* ASSIGNMENT *
Return only those lines of the listing in which "covers" appears.

[[ RECORDS FOR THE TASK, beginning ]]

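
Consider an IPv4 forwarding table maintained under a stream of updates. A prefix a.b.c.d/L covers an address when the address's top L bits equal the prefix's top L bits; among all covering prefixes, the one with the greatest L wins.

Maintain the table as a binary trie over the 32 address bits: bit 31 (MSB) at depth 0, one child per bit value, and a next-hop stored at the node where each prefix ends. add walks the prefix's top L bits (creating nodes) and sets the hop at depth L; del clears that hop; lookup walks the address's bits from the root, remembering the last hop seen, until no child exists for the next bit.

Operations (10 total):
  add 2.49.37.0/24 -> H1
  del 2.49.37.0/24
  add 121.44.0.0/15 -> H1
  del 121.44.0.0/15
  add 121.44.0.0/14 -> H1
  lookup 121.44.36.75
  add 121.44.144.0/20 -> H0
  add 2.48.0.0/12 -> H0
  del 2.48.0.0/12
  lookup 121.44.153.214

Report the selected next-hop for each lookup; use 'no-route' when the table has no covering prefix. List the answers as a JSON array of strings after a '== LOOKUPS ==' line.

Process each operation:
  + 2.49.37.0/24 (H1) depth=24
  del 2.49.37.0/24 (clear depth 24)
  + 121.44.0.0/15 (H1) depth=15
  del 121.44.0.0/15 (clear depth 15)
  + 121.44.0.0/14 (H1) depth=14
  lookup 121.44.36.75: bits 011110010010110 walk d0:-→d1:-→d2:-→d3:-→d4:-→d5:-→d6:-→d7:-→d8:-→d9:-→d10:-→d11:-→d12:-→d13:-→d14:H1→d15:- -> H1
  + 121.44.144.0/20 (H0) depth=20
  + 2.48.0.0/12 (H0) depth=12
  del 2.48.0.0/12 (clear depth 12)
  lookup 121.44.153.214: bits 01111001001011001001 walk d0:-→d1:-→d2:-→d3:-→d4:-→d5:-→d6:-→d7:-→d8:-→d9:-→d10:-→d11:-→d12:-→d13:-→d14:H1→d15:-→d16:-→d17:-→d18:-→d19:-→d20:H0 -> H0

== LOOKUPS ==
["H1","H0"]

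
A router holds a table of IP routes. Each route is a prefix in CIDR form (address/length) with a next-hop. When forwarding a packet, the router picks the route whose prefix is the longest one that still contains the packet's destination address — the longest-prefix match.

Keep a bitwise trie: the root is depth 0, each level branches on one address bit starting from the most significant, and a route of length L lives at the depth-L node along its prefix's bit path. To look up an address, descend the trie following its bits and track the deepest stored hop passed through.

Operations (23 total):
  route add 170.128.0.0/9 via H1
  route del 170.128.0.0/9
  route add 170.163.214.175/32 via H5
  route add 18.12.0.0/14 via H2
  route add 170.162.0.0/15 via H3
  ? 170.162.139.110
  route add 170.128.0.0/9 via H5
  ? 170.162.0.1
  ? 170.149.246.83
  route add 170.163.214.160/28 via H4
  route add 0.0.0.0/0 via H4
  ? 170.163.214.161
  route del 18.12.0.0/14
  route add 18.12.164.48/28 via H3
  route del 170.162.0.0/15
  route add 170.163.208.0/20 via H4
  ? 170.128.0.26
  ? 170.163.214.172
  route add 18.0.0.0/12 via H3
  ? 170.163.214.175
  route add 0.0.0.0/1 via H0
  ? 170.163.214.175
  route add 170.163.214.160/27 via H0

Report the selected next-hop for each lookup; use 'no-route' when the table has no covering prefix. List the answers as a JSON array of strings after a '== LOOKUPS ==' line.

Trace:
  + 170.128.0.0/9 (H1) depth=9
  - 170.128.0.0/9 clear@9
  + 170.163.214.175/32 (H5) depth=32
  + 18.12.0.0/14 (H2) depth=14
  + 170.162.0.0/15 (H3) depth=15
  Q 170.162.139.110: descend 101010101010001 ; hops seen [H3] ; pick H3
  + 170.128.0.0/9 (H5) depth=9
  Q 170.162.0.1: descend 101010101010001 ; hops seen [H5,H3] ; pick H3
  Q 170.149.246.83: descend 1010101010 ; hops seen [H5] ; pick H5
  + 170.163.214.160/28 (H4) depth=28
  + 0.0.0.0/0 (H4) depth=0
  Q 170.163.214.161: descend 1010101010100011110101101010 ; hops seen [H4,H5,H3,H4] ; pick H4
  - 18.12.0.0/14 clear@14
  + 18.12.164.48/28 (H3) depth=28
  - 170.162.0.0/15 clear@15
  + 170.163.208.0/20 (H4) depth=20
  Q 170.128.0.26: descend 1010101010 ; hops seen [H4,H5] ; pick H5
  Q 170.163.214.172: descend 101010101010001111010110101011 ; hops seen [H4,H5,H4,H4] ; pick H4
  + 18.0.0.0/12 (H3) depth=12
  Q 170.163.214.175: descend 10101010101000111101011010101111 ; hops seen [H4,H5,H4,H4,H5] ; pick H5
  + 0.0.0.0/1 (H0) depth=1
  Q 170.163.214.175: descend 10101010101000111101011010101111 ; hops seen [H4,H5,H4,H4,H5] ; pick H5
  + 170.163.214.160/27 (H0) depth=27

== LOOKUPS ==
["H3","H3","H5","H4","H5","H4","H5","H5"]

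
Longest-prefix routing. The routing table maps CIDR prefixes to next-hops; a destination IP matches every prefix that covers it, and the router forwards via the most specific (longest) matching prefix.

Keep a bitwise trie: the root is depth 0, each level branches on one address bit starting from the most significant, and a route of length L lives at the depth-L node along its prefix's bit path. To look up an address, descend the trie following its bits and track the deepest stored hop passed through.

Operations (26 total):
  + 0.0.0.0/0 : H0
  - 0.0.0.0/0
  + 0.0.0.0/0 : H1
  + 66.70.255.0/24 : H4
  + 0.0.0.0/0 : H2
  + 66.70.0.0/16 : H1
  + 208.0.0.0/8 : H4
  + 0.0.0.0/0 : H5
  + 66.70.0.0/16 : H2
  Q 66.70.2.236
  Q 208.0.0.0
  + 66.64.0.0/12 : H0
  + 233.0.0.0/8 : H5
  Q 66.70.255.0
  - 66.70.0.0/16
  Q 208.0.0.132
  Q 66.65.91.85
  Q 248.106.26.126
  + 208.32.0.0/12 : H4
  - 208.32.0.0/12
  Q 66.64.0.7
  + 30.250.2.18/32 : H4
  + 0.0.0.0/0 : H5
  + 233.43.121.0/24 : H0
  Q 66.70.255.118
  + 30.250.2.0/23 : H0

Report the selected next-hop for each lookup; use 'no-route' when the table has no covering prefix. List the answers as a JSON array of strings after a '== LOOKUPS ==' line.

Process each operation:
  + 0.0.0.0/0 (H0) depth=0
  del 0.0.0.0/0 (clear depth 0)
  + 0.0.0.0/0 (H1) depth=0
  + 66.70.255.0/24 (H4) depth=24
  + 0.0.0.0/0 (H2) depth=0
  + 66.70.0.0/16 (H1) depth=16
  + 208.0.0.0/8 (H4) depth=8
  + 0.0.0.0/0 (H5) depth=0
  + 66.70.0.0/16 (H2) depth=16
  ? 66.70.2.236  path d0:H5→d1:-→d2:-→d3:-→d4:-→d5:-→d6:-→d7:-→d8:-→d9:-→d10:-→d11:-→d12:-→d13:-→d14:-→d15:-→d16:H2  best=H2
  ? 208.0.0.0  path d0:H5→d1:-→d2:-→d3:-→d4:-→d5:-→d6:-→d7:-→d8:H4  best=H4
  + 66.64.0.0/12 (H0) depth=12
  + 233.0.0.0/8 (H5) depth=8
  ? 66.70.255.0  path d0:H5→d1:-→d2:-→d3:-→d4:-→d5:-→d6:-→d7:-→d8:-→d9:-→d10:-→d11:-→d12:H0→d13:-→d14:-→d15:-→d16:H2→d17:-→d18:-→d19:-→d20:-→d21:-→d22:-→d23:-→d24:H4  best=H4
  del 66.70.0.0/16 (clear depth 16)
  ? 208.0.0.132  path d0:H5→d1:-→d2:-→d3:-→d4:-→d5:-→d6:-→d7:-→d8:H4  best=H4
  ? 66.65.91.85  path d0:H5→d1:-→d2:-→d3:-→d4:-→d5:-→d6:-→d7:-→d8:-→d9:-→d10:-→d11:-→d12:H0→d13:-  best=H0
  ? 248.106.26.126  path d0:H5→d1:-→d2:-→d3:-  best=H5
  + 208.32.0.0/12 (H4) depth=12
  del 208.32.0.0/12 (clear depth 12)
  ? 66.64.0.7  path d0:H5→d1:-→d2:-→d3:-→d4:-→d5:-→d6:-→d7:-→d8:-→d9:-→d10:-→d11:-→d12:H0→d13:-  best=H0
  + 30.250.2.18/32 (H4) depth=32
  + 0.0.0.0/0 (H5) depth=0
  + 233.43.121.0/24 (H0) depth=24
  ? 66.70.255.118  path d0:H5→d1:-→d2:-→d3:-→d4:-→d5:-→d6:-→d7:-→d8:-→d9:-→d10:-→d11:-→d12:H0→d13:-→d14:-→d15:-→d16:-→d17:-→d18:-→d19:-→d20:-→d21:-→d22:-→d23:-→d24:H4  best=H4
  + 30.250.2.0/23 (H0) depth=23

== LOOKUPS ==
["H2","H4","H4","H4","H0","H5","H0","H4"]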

[[ RECORDS FOR THE TASK, end ]]

* SOLUTION TO THIS TASK *
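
Consider an IPv4 forwarding table maintained under a stream of updates. A prefix a.b.c.d/L covers an address when the address's top L bits equal the prefix's top L bits; among all covering prefixes, the one with the greatest L wins.
Longest-prefix routing. The routing table maps CIDR prefixes to next-hops; a destination IP matches every prefix that covers it, and the router forwards via the most specific (longest) matching prefix.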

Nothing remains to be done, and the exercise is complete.